▸ WORK REQUIRED: In the listing below, report how many lines include the string "position", giving only that number.
══════
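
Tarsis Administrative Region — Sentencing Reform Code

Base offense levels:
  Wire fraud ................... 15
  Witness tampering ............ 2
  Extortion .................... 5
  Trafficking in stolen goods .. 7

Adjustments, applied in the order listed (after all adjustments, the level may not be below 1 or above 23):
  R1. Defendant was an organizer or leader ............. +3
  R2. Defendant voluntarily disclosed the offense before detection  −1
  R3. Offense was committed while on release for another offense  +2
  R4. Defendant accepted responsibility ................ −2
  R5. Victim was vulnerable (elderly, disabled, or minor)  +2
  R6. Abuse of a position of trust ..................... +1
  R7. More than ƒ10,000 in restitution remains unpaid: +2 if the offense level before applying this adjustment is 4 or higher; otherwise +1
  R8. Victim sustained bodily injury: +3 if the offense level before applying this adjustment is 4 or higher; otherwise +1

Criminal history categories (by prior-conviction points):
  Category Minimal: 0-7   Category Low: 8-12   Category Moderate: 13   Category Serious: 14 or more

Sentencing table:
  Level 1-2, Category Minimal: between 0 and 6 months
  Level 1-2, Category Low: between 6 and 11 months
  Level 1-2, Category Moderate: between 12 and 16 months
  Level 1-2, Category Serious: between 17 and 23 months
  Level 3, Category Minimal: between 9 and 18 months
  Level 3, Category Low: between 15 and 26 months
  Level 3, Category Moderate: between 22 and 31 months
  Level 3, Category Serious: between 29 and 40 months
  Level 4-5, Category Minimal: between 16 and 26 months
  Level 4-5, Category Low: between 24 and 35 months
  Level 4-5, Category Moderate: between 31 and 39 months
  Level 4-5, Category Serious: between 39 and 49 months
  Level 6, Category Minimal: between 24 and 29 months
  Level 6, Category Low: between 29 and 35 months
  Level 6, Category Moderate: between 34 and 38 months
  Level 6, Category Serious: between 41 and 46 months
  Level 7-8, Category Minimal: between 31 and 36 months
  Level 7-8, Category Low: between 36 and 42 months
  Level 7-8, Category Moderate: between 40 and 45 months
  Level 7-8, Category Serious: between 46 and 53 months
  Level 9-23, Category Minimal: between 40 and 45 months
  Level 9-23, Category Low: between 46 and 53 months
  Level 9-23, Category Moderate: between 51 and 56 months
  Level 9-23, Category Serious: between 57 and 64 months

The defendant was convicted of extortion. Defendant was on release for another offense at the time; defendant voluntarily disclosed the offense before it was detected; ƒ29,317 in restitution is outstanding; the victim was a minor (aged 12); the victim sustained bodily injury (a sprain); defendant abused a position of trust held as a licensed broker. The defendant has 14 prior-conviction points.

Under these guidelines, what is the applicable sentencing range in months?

57-64 months

Base offense level for extortion: 5.
R2 applies: 5 − 1 = 4.
R3 applies: 4 + 2 = 6.
R4 does not apply.
R5 applies: 6 + 2 = 8.
R6 applies: 8 + 1 = 9.
R7 applies (level before this adjustment is 9 ≥ 4, so +2): 9 + 2 = 11.
R8 applies (level before this adjustment is 11 ≥ 4, so +3): 11 + 3 = 14.
Final offense level: 14.
Criminal history: 14 prior points → Category Serious (14+).
Level 14 falls in the 9-23 band.
Grid: Level 9-23 × Category Serious = 57-64 months.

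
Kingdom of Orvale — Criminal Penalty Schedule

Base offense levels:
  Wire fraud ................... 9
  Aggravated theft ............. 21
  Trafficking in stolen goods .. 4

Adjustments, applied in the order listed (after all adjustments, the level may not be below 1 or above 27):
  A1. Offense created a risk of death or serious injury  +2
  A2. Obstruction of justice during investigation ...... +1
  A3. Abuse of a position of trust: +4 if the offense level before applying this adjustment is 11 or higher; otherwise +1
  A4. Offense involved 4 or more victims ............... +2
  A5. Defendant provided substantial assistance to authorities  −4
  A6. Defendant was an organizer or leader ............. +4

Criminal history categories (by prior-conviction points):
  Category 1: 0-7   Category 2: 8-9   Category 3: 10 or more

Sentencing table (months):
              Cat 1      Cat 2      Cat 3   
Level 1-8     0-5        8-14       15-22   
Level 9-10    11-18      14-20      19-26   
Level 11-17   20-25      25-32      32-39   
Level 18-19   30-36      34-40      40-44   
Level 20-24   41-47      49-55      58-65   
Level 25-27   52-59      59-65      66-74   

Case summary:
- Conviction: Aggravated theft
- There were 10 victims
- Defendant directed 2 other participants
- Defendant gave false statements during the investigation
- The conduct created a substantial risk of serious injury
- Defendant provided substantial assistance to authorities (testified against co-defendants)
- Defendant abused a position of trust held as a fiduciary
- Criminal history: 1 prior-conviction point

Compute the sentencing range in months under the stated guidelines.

52-59 months

Base offense level for aggravated theft: 21.
A1 applies: 21 + 2 = 23.
A2 applies: 23 + 1 = 24.
A3 applies (level before this adjustment is 24 ≥ 11, so +4): 24 + 4 = 28.
A4 applies: 28 + 2 = 30.
A5 applies: 30 − 4 = 26.
A6 applies: 26 + 4 = 30.
Level 30 exceeds the maximum of 27; capped at 27.
Final offense level: 27.
Criminal history: 1 prior point → Category 1 (0-7).
Level 27 falls in the 25-27 band.
Grid: Level 25-27 × Category 1 = 52-59 months.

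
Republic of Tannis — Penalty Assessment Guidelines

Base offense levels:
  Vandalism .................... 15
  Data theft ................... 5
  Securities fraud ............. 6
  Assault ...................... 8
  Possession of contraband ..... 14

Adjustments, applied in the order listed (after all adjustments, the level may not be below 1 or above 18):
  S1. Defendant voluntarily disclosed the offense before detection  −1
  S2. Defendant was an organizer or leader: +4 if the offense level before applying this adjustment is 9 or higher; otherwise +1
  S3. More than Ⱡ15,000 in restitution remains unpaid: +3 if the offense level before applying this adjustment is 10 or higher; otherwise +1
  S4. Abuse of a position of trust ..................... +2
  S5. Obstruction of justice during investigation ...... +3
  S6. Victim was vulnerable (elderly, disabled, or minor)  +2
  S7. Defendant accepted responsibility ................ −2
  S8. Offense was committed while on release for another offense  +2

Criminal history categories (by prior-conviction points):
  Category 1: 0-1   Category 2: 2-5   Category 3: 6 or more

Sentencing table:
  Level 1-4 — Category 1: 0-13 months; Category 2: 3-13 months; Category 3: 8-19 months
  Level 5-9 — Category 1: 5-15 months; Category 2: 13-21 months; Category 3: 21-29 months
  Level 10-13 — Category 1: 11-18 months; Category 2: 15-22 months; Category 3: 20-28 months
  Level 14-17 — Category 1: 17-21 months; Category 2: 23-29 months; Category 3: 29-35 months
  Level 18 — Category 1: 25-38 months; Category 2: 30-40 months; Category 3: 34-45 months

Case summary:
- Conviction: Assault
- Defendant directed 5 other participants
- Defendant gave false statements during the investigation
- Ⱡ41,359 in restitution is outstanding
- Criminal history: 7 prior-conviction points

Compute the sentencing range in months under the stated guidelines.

Base offense level for assault: 8.
S1 does not apply.
S2 applies (level before this adjustment is 8 < 9, so +1): 8 + 1 = 9.
S3 applies (level before this adjustment is 9 < 10, so +1): 9 + 1 = 10.
S5 applies: 10 + 3 = 13.
S6 does not apply.
Final offense level: 13.
Criminal history: 7 prior points → Category 3 (6+).
Level 13 falls in the 10-13 band.
Grid: Level 10-13 × Category 3 = 20-28 months.

20-28 months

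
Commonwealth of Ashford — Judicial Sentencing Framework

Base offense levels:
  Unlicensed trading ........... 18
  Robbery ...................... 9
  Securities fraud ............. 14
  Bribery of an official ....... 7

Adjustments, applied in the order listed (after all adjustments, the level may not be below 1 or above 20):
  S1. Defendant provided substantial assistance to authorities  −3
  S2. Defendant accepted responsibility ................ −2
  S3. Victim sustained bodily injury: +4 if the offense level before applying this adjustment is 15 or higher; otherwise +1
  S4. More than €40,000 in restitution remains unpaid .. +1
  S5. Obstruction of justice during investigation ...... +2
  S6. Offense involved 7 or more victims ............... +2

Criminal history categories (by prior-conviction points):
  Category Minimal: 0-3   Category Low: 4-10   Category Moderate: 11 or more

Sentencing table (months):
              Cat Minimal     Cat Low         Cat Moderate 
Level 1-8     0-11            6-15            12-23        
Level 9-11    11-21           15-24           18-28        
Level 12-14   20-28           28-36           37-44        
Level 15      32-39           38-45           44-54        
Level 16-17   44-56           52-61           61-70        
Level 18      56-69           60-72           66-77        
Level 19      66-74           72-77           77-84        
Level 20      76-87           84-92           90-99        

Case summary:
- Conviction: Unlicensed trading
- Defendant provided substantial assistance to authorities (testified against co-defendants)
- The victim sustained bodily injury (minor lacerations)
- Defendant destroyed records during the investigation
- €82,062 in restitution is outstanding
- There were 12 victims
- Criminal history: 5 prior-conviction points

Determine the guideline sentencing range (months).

84-92 months

Base offense level for unlicensed trading: 18.
S1 applies: 18 − 3 = 15.
S3 applies (level before this adjustment is 15 ≥ 15, so +4): 15 + 4 = 19.
S4 applies: 19 + 1 = 20.
S5 applies: 20 + 2 = 22.
S6 applies: 22 + 2 = 24.
Level 24 exceeds the maximum of 20; capped at 20.
Final offense level: 20.
Criminal history: 5 prior points → Category Low (4-10).
Level 20 falls in the 20 band.
Grid: Level 20 × Category Low = 84-92 months.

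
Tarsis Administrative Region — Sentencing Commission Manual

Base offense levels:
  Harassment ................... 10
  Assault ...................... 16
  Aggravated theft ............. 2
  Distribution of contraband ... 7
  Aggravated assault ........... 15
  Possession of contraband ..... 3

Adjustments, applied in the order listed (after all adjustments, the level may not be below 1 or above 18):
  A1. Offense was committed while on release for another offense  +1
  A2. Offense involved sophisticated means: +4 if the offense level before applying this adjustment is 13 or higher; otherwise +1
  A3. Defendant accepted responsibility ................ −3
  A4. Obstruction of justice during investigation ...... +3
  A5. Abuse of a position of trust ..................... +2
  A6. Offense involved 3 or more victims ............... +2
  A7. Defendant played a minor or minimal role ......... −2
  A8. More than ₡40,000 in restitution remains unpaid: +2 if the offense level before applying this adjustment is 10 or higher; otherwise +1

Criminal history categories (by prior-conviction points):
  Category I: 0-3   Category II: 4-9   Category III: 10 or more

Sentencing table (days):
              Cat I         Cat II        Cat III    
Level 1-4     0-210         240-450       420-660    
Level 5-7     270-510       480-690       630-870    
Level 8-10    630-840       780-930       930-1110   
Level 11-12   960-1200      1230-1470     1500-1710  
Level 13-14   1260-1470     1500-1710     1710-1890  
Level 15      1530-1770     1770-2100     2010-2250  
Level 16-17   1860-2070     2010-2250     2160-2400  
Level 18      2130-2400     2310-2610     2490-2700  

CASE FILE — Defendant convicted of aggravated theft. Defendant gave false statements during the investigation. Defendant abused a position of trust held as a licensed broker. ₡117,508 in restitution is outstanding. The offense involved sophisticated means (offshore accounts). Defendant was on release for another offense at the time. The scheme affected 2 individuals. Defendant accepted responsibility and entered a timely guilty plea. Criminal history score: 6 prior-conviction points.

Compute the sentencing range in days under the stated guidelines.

480-690 days

Base offense level for aggravated theft: 2.
A1 applies: 2 + 1 = 3.
A2 applies (level before this adjustment is 3 < 13, so +1): 3 + 1 = 4.
A3 applies: 4 − 3 = 1.
A4 applies: 1 + 3 = 4.
A5 applies: 4 + 2 = 6.
A6 does not apply.
A8 applies (level before this adjustment is 6 < 10, so +1): 6 + 1 = 7.
Final offense level: 7.
Criminal history: 6 prior points → Category II (4-9).
Level 7 falls in the 5-7 band.
Grid: Level 5-7 × Category II = 480-690 days.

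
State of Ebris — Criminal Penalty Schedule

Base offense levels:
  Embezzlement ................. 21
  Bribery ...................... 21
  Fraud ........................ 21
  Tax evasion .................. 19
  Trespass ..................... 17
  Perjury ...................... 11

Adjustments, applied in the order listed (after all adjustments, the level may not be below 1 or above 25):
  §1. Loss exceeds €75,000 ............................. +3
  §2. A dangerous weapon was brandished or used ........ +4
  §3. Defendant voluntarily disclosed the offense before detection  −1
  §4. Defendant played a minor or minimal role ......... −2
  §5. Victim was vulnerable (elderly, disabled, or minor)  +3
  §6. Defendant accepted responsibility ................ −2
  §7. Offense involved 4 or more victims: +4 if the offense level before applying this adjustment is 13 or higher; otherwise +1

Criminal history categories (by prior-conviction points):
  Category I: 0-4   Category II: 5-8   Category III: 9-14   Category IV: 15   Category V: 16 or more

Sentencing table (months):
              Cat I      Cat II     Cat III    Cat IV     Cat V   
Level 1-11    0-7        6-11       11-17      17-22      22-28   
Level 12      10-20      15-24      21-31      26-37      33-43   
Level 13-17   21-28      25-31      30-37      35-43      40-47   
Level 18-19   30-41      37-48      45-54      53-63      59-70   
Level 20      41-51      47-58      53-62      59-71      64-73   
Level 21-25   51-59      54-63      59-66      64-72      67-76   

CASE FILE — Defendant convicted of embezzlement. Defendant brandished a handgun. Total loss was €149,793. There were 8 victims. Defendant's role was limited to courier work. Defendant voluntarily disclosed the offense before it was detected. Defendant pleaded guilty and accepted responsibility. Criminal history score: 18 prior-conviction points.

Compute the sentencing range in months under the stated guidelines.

Base offense level for embezzlement: 21.
§1 applies: 21 + 3 = 24.
§2 applies: 24 + 4 = 28.
§3 applies: 28 − 1 = 27.
§4 applies: 27 − 2 = 25.
§5 does not apply.
§6 applies: 25 − 2 = 23.
§7 applies (level before this adjustment is 23 ≥ 13, so +4): 23 + 4 = 27.
Level 27 exceeds the maximum of 25; capped at 25.
Final offense level: 25.
Criminal history: 18 prior points → Category V (16+).
Level 25 falls in the 21-25 band.
Grid: Level 21-25 × Category V = 67-76 months.

67-76 months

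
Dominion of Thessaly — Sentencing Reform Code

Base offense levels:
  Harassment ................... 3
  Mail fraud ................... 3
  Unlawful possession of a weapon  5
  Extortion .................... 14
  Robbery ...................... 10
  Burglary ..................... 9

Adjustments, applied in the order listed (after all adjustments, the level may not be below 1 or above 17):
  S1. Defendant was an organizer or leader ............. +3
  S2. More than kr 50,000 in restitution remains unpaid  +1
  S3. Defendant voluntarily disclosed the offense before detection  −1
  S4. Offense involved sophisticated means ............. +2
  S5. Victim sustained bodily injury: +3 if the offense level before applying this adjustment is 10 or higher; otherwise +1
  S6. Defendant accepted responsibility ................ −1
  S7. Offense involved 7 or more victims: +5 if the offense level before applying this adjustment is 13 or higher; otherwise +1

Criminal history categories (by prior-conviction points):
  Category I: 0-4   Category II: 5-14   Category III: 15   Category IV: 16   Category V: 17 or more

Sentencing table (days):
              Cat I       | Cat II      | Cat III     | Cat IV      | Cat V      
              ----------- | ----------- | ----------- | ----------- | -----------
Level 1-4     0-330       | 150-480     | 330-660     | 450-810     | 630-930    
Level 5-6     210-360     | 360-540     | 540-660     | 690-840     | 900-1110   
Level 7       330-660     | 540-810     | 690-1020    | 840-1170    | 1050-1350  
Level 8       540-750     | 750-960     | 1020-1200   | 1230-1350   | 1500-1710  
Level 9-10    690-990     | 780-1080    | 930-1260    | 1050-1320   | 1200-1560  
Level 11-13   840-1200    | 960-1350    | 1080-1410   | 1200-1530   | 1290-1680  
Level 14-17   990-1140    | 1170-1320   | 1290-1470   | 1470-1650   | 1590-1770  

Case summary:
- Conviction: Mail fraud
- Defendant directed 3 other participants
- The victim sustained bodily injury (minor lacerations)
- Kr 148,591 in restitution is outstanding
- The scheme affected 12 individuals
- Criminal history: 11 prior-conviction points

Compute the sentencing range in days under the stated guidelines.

Base offense level for mail fraud: 3.
S1 applies: 3 + 3 = 6.
S2 applies: 6 + 1 = 7.
S4 does not apply.
S5 applies (level before this adjustment is 7 < 10, so +1): 7 + 1 = 8.
S7 applies (level before this adjustment is 8 < 13, so +1): 8 + 1 = 9.
Final offense level: 9.
Criminal history: 11 prior points → Category II (5-14).
Level 9 falls in the 9-10 band.
Grid: Level 9-10 × Category II = 780-1080 days.

780-1080 days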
══════
▸ SOLUTION TO THIS PROBLEM: 7